Items listed in a dataset
▬▬▬▬▬▬▬▬▬▬

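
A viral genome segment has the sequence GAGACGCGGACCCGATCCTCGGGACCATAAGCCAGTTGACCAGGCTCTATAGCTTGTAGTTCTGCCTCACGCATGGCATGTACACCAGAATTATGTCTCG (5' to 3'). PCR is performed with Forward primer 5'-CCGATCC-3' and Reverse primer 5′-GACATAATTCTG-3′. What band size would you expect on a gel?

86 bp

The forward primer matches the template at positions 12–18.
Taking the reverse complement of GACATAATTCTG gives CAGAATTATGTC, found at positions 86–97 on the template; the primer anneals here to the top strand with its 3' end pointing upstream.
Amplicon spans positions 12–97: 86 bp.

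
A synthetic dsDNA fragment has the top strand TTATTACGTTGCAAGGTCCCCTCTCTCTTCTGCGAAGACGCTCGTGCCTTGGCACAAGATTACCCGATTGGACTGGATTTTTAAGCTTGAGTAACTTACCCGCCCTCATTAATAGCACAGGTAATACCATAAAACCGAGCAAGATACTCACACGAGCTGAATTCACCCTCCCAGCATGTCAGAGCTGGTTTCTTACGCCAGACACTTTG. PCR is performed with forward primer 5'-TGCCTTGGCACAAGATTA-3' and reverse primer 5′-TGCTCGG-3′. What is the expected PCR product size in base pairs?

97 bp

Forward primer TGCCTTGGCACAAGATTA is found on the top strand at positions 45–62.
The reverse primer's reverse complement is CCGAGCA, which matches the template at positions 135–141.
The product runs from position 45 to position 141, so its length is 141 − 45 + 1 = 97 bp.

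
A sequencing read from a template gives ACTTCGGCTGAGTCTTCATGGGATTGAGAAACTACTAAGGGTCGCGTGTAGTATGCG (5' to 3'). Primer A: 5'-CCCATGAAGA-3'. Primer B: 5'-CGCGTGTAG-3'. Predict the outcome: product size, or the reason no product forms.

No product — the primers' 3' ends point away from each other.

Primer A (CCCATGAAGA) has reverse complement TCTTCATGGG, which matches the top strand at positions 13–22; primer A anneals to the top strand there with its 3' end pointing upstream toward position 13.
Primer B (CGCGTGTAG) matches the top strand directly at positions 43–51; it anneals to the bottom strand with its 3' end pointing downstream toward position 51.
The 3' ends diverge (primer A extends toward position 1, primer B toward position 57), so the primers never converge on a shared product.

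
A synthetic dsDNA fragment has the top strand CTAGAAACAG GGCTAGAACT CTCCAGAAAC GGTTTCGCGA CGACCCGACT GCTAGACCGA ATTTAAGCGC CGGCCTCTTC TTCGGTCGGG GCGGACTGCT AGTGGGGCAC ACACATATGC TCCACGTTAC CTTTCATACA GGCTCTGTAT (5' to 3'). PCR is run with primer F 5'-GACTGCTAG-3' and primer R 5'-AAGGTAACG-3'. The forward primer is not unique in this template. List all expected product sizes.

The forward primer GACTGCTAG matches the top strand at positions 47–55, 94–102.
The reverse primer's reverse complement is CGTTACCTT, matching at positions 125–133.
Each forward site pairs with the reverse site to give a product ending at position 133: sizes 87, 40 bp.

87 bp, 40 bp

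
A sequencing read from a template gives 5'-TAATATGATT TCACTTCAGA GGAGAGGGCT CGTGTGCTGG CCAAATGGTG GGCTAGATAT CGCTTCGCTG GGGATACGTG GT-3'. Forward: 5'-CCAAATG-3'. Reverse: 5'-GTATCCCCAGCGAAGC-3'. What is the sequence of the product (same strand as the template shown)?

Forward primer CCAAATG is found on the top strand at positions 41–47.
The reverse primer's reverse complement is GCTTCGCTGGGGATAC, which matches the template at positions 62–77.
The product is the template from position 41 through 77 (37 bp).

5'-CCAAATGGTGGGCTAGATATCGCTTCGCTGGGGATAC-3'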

▬▬▬▬▬▬▬▬▬▬

## THE TASK
Nothing in the records may change; output all of them exactly.

## RESPONSE TO THIS TASK
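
A viral genome segment has the sequence GAGACGCGGACCCGATCCTCGGGACCATAAGCCAGTTGACCAGGCTCTATAGCTTGTAGTTCTGCCTCACGCATGGCATGTACACCAGAATTATGTCTCG (5' to 3'). PCR is performed with Forward primer 5'-CCGATCC-3' and Reverse primer 5′-GACATAATTCTG-3′. What band size would you expect on a gel?

86 bp

The forward primer matches the template at positions 12–18.
Taking the reverse complement of GACATAATTCTG gives CAGAATTATGTC, found at positions 86–97 on the template; the primer anneals here to the top strand with its 3' end pointing upstream.
Amplicon spans positions 12–97: 86 bp.

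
A synthetic dsDNA fragment has the top strand TTATTACGTTGCAAGGTCCCCTCTCTCTTCTGCGAAGACGCTCGTGCCTTGGCACAAGATTACCCGATTGGACTGGATTTTTAAGCTTGAGTAACTTACCCGCCCTCATTAATAGCACAGGTAATACCATAAAACCGAGCAAGATACTCACACGAGCTGAATTCACCCTCCCAGCATGTCAGAGCTGGTTTCTTACGCCAGACACTTTG. PCR is performed with forward primer 5'-TGCCTTGGCACAAGATTA-3' and reverse primer 5′-TGCTCGG-3′. What is the expected PCR product size in base pairs?

97 bp

Forward primer TGCCTTGGCACAAGATTA is found on the top strand at positions 45–62.
The reverse primer's reverse complement is CCGAGCA, which matches the template at positions 135–141.
The product runs from position 45 to position 141, so its length is 141 − 45 + 1 = 97 bp.

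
A sequencing read from a template gives ACTTCGGCTGAGTCTTCATGGGATTGAGAAACTACTAAGGGTCGCGTGTAGTATGCG (5' to 3'). Primer A: 5'-CCCATGAAGA-3'. Primer B: 5'-CGCGTGTAG-3'. Predict the outcome: product size, or the reason no product forms.

No product — the primers' 3' ends point away from each other.

Primer A (CCCATGAAGA) has reverse complement TCTTCATGGG, which matches the top strand at positions 13–22; primer A anneals to the top strand there with its 3' end pointing upstream toward position 13.
Primer B (CGCGTGTAG) matches the top strand directly at positions 43–51; it anneals to the bottom strand with its 3' end pointing downstream toward position 51.
The 3' ends diverge (primer A extends toward position 1, primer B toward position 57), so the primers never converge on a shared product.

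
A synthetic dsDNA fragment has the top strand CTAGAAACAG GGCTAGAACT CTCCAGAAAC GGTTTCGCGA CGACCCGACT GCTAGACCGA ATTTAAGCGC CGGCCTCTTC TTCGGTCGGG GCGGACTGCT AGTGGGGCAC ACACATATGC TCCACGTTAC CTTTCATACA GGCTCTGTAT (5' to 3'). PCR is run with primer F 5'-GACTGCTAG-3' and primer R 5'-AAGGTAACG-3'. The forward primer is not unique in this template. List all expected product sizes.

The forward primer GACTGCTAG matches the top strand at positions 47–55, 94–102.
The reverse primer's reverse complement is CGTTACCTT, matching at positions 125–133.
Each forward site pairs with the reverse site to give a product ending at position 133: sizes 87, 40 bp.

87 bp, 40 bp

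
A sequencing read from a template gives 5'-TAATATGATT TCACTTCAGA GGAGAGGGCT CGTGTGCTGG CCAAATGGTG GGCTAGATAT CGCTTCGCTG GGGATACGTG GT-3'. Forward: 5'-CCAAATG-3'. Reverse: 5'-GTATCCCCAGCGAAGC-3'. What is the sequence of the product (same strand as the template shown)?

Forward primer CCAAATG is found on the top strand at positions 41–47.
The reverse primer's reverse complement is GCTTCGCTGGGGATAC, which matches the template at positions 62–77.
The product is the template from position 41 through 77 (37 bp).

5'-CCAAATGGTGGGCTAGATATCGCTTCGCTGGGGATAC-3'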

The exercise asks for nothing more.